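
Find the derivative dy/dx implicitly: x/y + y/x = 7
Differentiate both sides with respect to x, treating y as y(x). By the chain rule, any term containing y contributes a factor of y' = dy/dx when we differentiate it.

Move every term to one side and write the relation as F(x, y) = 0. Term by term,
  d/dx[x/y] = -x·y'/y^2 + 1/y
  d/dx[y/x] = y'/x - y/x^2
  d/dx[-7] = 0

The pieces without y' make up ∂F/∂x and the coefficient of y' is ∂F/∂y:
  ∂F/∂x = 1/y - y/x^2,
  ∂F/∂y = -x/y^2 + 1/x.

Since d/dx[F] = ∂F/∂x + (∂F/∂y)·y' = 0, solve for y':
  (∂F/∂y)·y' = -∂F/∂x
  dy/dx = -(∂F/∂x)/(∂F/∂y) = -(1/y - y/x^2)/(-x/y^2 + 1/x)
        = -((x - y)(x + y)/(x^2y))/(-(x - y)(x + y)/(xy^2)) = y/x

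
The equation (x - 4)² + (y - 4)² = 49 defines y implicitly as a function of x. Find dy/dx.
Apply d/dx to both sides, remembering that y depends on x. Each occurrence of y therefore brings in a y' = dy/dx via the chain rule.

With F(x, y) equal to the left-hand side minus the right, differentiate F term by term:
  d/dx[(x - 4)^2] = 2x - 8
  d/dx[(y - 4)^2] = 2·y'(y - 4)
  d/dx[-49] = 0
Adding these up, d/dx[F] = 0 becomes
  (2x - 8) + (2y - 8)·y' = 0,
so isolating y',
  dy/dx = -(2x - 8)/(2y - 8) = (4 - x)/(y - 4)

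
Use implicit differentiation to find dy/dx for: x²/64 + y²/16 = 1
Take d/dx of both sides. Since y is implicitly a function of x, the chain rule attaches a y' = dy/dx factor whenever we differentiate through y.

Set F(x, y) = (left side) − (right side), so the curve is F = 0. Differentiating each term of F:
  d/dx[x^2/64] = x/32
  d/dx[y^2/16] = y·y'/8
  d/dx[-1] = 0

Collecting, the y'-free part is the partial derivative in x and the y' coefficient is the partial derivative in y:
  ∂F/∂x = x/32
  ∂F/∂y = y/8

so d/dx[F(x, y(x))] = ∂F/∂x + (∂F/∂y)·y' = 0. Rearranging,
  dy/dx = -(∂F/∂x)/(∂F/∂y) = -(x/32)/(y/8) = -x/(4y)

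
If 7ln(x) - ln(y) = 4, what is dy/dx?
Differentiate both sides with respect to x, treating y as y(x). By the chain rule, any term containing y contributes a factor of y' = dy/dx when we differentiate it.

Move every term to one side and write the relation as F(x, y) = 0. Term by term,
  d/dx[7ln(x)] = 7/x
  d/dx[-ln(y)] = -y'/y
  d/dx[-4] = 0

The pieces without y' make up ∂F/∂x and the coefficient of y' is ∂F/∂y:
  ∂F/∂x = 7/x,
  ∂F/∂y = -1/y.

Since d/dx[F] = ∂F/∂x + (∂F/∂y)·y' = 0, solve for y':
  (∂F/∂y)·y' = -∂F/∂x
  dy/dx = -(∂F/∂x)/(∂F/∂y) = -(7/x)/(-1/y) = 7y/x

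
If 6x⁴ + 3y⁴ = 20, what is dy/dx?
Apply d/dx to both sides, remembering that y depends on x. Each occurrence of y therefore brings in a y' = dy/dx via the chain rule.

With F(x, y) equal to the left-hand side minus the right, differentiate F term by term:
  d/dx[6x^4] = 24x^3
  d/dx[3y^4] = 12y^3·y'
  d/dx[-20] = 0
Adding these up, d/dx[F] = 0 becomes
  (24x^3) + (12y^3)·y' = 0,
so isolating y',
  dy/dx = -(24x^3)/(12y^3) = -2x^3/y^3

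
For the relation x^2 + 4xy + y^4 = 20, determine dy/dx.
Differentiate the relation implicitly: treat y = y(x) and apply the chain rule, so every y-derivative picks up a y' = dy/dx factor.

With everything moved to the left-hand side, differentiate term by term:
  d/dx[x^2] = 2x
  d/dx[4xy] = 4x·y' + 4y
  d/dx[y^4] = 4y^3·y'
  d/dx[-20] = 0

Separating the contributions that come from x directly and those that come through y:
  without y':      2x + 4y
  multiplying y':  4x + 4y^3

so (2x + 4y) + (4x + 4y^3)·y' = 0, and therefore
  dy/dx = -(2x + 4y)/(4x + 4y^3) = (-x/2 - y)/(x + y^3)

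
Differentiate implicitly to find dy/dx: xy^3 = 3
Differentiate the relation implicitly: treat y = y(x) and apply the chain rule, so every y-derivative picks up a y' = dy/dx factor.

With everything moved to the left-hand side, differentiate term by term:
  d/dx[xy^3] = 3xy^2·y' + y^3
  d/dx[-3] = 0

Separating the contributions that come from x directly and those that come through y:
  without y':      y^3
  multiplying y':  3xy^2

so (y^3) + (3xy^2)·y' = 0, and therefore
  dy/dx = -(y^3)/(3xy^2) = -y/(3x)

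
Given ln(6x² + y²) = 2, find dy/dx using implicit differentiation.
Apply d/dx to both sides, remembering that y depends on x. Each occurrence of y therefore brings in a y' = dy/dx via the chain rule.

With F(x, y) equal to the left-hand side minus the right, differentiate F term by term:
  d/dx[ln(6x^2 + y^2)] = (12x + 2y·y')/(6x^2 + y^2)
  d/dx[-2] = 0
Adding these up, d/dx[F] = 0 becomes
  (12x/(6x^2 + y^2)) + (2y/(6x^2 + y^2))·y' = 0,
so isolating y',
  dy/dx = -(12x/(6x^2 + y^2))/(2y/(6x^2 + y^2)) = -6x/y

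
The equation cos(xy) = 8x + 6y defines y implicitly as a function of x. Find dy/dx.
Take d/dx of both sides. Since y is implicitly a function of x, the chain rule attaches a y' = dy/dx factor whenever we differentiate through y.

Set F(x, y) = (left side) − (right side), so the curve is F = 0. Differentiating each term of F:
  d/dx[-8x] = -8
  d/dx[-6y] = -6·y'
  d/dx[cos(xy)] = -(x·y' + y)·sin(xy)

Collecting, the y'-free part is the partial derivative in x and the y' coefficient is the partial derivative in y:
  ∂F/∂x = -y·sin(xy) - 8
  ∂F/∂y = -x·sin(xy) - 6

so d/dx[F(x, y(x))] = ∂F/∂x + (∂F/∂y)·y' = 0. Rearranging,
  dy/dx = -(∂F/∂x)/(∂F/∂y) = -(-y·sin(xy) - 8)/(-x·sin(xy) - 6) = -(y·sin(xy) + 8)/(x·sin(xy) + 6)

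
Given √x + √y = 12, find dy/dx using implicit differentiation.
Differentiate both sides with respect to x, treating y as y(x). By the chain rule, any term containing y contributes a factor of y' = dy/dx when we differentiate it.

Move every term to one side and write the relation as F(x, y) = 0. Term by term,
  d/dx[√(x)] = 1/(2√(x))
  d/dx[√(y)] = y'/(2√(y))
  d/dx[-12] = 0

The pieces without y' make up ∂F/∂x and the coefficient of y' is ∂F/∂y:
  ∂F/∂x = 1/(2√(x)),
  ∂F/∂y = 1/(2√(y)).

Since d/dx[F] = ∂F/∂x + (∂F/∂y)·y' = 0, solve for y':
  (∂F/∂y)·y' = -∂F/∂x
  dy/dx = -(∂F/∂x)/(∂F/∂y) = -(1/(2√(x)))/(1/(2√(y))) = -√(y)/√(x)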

---

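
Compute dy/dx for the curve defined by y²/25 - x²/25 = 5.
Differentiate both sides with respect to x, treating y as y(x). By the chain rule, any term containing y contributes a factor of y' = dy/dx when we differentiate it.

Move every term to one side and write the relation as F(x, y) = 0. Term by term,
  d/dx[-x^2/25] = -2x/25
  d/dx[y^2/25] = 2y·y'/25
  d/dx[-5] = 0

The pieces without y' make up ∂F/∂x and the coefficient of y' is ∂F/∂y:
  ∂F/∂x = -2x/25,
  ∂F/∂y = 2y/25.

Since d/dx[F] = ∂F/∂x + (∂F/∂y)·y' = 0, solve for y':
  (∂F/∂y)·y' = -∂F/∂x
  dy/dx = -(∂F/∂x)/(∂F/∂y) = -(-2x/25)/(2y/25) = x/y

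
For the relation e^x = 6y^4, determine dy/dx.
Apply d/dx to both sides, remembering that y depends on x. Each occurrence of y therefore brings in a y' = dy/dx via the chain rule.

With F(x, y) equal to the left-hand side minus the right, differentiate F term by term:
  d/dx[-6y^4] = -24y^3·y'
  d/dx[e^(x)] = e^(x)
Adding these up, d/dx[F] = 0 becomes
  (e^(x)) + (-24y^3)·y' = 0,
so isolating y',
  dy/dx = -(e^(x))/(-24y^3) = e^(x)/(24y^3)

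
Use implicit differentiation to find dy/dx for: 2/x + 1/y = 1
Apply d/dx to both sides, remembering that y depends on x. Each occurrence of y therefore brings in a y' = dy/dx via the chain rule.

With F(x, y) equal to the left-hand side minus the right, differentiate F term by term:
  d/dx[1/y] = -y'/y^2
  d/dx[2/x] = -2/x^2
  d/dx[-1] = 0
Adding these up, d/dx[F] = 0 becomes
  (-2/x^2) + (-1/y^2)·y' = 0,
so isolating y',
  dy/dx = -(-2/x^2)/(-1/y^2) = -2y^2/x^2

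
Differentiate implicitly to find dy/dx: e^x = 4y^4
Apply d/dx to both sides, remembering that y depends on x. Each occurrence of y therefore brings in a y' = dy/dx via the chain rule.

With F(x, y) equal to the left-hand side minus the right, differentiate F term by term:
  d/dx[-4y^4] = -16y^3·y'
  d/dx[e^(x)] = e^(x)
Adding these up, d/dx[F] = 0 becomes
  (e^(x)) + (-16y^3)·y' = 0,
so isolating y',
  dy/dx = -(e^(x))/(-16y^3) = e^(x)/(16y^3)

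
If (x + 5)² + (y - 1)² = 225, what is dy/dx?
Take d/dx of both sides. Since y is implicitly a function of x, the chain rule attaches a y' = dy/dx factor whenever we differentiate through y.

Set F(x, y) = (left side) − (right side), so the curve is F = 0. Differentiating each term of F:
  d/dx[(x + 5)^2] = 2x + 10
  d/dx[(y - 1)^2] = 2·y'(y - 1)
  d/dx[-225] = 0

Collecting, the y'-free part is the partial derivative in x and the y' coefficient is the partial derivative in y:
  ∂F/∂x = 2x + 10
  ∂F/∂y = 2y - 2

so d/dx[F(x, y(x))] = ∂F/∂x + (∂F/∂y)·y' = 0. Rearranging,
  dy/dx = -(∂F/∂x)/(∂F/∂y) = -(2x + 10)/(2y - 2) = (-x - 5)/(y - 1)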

---

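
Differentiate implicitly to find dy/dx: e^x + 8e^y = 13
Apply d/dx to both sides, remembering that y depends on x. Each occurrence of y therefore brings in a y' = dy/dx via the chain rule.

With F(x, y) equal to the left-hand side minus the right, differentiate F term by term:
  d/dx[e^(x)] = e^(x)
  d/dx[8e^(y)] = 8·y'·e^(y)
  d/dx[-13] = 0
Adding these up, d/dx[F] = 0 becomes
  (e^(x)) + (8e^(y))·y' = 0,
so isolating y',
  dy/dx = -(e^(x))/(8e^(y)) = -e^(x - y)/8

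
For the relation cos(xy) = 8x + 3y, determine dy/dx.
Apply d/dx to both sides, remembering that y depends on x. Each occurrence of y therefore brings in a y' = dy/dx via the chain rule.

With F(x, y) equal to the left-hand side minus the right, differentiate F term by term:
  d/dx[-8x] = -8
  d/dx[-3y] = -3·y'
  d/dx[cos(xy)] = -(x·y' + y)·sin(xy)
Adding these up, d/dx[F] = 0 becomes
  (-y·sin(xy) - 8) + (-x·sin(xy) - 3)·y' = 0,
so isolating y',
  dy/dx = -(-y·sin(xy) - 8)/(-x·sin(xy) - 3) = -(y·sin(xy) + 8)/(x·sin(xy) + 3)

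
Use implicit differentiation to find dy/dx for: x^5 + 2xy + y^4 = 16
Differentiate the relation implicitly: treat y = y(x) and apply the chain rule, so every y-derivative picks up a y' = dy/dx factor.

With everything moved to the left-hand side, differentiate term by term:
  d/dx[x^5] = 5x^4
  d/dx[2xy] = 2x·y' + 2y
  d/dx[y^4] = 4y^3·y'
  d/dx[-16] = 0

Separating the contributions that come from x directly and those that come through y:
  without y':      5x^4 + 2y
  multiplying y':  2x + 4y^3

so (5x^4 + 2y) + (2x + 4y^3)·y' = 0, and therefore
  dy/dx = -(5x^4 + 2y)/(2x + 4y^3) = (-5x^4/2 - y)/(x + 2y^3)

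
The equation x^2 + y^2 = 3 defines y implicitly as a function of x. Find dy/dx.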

Task to carry out: The answer is the run of lines above from the line containing "For the relation cos(xy)" through the line containing "The equation x^2", copied exactly and alone.

Result of this exercise:
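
For the relation cos(xy) = 8x + 3y, determine dy/dx.
Apply d/dx to both sides, remembering that y depends on x. Each occurrence of y therefore brings in a y' = dy/dx via the chain rule.

With F(x, y) equal to the left-hand side minus the right, differentiate F term by term:
  d/dx[-8x] = -8
  d/dx[-3y] = -3·y'
  d/dx[cos(xy)] = -(x·y' + y)·sin(xy)
Adding these up, d/dx[F] = 0 becomes
  (-y·sin(xy) - 8) + (-x·sin(xy) - 3)·y' = 0,
so isolating y',
  dy/dx = -(-y·sin(xy) - 8)/(-x·sin(xy) - 3) = -(y·sin(xy) + 8)/(x·sin(xy) + 3)

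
Use implicit differentiation to find dy/dx for: x^5 + 2xy + y^4 = 16
Differentiate the relation implicitly: treat y = y(x) and apply the chain rule, so every y-derivative picks up a y' = dy/dx factor.

With everything moved to the left-hand side, differentiate term by term:
  d/dx[x^5] = 5x^4
  d/dx[2xy] = 2x·y' + 2y
  d/dx[y^4] = 4y^3·y'
  d/dx[-16] = 0

Separating the contributions that come from x directly and those that come through y:
  without y':      5x^4 + 2y
  multiplying y':  2x + 4y^3

so (5x^4 + 2y) + (2x + 4y^3)·y' = 0, and therefore
  dy/dx = -(5x^4 + 2y)/(2x + 4y^3) = (-5x^4/2 - y)/(x + 2y^3)

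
The equation x^2 + y^2 = 3 defines y implicitly as a function of x. Find dy/dx.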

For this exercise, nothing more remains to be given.